TASK BRIEF:
Those lines of the records that contain "causal" are to be located and copied.

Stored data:
'''

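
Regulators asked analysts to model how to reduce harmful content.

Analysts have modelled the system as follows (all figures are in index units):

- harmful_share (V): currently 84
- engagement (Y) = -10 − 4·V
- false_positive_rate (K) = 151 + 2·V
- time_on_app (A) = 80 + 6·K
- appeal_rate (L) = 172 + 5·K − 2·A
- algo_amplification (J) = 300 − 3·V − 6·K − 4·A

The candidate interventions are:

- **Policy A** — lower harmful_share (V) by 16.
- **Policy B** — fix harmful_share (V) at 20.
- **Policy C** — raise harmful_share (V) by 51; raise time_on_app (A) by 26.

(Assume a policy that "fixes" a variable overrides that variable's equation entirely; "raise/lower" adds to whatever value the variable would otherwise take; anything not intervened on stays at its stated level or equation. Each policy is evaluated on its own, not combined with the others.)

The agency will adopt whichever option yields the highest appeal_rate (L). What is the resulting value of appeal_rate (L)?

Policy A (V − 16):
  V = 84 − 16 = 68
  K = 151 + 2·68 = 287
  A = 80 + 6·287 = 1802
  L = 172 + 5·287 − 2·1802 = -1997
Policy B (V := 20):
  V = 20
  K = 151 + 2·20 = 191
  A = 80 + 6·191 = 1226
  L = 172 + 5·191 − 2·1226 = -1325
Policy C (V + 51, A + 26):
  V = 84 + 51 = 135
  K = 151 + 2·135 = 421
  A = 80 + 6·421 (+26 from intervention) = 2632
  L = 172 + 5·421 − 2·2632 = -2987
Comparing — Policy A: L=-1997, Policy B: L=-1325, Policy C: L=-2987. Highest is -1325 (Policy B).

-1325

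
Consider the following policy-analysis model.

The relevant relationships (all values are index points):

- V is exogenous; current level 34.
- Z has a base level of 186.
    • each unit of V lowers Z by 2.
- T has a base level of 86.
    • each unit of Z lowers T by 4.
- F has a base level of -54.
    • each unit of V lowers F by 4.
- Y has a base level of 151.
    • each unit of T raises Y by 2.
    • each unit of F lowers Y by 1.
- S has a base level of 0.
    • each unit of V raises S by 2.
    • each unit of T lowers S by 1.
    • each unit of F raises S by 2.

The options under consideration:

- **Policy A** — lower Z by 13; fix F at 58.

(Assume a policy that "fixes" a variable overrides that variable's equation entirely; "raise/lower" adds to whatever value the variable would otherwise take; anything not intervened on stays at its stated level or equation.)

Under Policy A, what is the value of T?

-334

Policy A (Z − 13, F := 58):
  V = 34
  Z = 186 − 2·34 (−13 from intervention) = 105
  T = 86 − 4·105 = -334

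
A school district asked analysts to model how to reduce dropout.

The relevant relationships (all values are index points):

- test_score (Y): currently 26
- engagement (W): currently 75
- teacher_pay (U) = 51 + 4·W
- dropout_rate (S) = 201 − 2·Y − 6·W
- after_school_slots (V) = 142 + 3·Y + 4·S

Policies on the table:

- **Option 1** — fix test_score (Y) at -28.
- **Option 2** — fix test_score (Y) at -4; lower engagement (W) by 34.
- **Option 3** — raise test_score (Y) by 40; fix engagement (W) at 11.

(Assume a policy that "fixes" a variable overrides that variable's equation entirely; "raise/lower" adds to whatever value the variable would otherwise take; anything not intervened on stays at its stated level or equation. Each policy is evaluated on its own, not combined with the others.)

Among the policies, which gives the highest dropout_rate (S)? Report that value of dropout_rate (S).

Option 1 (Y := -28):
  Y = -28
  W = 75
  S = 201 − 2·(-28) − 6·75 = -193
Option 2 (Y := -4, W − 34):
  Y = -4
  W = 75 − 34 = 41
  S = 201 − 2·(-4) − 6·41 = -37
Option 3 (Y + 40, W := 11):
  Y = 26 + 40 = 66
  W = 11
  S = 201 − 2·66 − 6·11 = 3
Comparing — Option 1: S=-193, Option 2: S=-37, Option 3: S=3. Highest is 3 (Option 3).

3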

'''
'''

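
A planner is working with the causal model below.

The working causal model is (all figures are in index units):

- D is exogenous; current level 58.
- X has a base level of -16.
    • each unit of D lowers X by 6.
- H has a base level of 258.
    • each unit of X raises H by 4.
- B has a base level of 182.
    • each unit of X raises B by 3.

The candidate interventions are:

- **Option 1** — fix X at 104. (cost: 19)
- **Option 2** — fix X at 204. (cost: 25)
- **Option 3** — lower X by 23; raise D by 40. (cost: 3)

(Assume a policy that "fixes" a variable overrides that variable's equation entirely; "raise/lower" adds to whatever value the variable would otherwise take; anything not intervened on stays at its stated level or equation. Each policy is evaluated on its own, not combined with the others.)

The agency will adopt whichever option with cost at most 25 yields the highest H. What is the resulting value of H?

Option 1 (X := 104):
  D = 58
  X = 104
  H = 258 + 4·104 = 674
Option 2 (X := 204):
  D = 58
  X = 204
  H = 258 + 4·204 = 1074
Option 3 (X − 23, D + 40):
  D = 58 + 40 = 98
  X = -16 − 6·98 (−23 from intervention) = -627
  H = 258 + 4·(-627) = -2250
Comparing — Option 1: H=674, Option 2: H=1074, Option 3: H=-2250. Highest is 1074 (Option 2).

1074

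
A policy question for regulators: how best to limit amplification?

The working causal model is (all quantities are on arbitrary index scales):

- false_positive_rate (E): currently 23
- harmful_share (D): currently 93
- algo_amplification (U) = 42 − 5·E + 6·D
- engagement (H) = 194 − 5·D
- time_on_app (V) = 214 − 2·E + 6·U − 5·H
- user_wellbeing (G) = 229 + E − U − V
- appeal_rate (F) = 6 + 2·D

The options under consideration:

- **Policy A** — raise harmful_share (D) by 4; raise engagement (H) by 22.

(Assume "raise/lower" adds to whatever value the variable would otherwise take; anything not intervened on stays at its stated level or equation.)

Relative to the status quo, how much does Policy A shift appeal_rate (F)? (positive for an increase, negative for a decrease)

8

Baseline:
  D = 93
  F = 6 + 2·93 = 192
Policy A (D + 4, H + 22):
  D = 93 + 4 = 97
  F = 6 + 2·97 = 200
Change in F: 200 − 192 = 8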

'''

EXERCISE ANSWER:
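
A planner is working with the causal model below.
The working causal model is (all figures are in index units):
The working causal model is (all quantities are on arbitrary index scales):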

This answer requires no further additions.